Extract, unchanged, every line from the top of the material below through the line with "youngest band, and", and no more.

........

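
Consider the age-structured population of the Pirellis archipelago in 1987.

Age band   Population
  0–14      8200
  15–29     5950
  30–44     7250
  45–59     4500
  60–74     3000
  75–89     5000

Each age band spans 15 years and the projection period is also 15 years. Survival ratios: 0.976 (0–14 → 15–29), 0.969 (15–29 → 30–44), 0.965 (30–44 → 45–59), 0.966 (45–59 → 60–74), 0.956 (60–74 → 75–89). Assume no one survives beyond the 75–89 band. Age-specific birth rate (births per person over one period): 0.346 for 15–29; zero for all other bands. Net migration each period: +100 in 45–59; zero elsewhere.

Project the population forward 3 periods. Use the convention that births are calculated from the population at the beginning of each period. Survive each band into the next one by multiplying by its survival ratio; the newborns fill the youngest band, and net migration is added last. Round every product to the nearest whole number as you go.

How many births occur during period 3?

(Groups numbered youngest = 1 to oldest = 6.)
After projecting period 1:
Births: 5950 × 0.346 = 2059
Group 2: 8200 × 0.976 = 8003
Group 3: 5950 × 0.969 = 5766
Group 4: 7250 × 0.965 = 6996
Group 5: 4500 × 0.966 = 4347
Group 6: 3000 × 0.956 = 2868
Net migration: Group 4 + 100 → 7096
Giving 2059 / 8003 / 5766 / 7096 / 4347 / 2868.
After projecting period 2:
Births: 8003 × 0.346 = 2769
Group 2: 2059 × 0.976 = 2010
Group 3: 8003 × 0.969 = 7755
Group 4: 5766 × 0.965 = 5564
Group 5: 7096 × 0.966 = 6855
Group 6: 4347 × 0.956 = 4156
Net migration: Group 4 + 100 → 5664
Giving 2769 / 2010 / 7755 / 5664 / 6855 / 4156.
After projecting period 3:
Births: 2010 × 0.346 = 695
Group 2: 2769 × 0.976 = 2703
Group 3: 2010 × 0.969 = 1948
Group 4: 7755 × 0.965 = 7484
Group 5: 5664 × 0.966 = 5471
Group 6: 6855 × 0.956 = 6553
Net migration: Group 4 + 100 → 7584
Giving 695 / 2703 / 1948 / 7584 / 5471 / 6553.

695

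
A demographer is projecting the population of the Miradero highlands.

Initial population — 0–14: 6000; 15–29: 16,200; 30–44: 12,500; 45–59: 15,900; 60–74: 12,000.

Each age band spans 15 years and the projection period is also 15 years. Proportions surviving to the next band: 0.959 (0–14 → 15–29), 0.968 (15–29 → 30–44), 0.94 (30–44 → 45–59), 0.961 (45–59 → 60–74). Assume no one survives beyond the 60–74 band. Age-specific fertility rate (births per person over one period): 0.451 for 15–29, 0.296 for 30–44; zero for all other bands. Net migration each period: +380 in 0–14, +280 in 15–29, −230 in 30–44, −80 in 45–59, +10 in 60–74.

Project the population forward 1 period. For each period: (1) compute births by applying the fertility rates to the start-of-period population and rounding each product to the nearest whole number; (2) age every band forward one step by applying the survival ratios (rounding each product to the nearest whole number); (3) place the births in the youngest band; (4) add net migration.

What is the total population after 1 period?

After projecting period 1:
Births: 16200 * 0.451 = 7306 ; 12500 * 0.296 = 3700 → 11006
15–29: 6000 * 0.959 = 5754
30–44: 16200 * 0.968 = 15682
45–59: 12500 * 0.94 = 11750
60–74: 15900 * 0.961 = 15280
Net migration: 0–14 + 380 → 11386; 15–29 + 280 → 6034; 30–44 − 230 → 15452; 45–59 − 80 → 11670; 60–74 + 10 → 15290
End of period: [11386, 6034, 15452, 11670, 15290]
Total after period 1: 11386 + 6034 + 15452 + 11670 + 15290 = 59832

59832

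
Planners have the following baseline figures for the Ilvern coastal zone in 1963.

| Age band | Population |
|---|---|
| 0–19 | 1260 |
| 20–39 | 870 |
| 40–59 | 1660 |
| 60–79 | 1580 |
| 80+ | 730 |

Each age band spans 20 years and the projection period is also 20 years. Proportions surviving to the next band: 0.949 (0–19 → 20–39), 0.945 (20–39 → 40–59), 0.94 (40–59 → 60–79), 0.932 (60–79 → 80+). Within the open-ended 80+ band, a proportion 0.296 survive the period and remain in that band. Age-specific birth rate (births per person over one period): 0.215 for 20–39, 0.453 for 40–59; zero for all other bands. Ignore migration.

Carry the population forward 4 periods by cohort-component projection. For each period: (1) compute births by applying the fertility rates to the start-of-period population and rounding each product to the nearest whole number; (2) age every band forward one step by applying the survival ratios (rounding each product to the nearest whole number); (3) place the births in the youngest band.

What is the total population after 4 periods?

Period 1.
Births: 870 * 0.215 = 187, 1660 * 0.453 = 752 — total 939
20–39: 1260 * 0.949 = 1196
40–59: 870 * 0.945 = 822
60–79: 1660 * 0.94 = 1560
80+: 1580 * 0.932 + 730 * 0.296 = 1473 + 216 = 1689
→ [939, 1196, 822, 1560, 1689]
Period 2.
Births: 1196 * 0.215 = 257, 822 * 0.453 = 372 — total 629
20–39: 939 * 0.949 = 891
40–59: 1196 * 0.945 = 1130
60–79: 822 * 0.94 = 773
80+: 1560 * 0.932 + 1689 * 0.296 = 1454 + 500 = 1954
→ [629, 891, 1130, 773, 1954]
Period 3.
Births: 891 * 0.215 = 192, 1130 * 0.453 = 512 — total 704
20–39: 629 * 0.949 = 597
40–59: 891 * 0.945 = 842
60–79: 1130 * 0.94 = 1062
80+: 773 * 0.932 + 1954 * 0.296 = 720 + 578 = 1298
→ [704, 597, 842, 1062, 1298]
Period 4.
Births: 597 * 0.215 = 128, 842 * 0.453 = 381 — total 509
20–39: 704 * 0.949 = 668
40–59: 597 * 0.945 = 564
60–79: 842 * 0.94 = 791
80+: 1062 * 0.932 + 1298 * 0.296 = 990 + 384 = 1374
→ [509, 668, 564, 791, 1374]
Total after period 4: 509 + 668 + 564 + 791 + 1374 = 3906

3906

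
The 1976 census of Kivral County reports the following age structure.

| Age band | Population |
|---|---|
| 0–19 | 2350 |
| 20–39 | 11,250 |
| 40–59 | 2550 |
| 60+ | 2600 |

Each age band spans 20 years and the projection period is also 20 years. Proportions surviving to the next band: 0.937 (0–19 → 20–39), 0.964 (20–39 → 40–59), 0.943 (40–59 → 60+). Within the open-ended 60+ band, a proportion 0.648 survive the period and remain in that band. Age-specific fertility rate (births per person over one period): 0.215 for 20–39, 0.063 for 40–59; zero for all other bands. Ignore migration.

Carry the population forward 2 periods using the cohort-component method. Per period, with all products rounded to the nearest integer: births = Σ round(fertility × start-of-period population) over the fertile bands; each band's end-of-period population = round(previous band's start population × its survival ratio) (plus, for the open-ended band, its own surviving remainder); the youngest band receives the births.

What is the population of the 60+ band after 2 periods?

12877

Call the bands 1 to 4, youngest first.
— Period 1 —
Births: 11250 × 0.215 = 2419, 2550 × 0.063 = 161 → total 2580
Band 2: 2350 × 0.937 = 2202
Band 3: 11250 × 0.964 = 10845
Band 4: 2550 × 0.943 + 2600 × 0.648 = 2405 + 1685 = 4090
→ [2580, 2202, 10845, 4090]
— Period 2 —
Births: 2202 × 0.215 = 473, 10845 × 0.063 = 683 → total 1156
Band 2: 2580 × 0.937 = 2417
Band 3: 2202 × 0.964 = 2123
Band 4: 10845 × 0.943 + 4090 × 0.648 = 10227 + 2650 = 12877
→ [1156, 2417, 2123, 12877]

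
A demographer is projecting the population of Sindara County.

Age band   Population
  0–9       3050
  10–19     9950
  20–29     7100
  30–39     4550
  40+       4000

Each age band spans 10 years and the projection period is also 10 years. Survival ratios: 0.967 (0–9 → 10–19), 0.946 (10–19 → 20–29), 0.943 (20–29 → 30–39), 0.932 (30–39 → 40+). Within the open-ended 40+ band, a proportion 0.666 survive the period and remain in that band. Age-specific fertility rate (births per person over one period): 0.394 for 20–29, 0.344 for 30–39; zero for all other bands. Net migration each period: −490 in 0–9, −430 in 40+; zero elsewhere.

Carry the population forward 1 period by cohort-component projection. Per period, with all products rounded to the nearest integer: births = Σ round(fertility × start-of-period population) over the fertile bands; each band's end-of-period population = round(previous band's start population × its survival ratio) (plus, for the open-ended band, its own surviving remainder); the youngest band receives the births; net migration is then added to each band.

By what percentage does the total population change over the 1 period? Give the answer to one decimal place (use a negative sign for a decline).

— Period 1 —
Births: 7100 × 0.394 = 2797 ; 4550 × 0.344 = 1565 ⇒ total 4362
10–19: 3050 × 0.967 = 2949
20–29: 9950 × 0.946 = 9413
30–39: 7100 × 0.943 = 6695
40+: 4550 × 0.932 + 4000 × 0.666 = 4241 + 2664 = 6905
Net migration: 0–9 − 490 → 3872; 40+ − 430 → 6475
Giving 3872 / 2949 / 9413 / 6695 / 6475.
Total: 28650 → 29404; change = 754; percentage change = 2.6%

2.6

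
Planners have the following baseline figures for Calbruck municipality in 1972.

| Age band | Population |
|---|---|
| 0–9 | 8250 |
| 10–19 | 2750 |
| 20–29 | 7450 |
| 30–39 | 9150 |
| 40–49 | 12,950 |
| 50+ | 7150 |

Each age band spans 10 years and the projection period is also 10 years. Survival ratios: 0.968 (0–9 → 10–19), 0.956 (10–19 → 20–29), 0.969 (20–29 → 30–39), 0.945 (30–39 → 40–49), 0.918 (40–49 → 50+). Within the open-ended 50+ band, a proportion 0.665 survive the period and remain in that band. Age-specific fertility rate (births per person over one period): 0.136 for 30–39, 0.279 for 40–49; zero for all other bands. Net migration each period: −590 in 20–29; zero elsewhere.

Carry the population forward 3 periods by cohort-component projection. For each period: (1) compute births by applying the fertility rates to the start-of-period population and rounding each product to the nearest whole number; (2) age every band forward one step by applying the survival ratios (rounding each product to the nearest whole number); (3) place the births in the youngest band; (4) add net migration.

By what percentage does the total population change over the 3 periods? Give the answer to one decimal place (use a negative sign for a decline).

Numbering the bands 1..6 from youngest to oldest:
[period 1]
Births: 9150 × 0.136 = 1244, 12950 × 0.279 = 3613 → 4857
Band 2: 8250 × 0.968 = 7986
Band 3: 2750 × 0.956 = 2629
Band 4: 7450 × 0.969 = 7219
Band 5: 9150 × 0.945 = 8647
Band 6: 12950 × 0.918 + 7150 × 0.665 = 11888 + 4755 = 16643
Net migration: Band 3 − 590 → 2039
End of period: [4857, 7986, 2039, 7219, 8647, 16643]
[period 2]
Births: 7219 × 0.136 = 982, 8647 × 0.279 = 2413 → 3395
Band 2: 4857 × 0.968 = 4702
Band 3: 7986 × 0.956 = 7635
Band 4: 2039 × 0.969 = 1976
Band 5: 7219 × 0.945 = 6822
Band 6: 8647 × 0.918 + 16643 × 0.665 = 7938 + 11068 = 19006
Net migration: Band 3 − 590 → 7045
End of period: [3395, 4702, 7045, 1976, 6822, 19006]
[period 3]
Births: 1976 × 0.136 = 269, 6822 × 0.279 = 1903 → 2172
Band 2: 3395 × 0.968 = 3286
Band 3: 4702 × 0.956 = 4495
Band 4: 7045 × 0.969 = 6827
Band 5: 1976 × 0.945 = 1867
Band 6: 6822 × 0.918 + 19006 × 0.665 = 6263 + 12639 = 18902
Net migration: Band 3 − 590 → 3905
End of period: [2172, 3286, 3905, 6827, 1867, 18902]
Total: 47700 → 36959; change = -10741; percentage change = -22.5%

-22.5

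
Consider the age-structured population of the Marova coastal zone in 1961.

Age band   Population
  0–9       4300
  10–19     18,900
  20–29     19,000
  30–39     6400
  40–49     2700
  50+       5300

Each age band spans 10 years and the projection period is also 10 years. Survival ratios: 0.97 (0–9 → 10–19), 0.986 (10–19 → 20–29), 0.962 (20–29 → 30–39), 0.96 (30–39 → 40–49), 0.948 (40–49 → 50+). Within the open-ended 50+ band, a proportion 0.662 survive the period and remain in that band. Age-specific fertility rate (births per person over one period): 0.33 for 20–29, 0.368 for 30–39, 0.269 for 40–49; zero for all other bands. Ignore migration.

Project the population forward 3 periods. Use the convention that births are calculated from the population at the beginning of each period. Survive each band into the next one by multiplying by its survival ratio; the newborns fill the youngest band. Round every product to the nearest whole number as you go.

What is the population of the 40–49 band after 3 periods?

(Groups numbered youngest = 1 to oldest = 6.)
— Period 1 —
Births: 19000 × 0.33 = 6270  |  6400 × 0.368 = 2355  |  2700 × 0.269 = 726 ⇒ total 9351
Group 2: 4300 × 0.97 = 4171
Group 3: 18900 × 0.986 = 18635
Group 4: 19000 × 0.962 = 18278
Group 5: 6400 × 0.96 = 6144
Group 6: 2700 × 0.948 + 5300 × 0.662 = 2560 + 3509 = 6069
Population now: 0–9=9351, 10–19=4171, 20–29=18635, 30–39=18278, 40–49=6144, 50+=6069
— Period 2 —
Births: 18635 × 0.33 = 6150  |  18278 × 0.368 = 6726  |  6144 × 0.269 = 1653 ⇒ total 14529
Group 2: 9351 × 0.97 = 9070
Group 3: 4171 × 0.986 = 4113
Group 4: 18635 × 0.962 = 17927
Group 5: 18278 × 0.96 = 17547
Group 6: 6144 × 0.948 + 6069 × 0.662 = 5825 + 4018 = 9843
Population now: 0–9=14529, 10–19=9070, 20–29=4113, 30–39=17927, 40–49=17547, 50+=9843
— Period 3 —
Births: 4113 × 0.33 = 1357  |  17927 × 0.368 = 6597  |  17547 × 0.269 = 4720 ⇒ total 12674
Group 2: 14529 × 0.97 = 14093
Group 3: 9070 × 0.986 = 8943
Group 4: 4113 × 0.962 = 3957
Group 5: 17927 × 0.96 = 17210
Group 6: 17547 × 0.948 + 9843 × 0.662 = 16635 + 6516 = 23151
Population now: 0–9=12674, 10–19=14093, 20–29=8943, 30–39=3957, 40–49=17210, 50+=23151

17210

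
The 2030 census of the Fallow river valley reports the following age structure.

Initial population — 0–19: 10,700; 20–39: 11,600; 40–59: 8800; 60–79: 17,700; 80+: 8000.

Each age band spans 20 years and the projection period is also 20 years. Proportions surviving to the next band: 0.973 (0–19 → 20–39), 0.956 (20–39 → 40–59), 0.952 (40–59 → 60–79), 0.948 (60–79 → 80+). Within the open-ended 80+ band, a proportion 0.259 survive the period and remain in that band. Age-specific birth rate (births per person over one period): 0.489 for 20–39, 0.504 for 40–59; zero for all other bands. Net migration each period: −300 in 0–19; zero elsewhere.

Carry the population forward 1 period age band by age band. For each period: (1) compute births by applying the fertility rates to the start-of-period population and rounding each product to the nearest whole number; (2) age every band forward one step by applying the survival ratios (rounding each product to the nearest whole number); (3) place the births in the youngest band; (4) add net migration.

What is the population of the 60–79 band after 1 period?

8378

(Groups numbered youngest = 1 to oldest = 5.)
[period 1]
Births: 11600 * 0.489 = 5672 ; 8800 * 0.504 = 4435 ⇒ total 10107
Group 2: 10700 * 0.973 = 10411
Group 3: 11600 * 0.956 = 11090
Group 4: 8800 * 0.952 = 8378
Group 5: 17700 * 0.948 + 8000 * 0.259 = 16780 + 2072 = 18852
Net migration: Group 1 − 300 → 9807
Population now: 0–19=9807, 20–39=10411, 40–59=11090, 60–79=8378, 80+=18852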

........

* [OUTPUT OF THE EXERCISE]
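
Consider the age-structured population of the Pirellis archipelago in 1987.

Age band   Population
  0–14      8200
  15–29     5950
  30–44     7250
  45–59     4500
  60–74     3000
  75–89     5000

Each age band spans 15 years and the projection period is also 15 years. Survival ratios: 0.976 (0–14 → 15–29), 0.969 (15–29 → 30–44), 0.965 (30–44 → 45–59), 0.966 (45–59 → 60–74), 0.956 (60–74 → 75–89). Assume no one survives beyond the 75–89 band. Age-specific birth rate (births per person over one period): 0.346 for 15–29; zero for all other bands. Net migration each period: +100 in 45–59; zero elsewhere.

Project the population forward 3 periods. Use the convention that births are calculated from the population at the beginning of each period. Survive each band into the next one by multiplying by its survival ratio; the newborns fill the youngest band, and net migration is added last. Round every product to the nearest whole number as you go.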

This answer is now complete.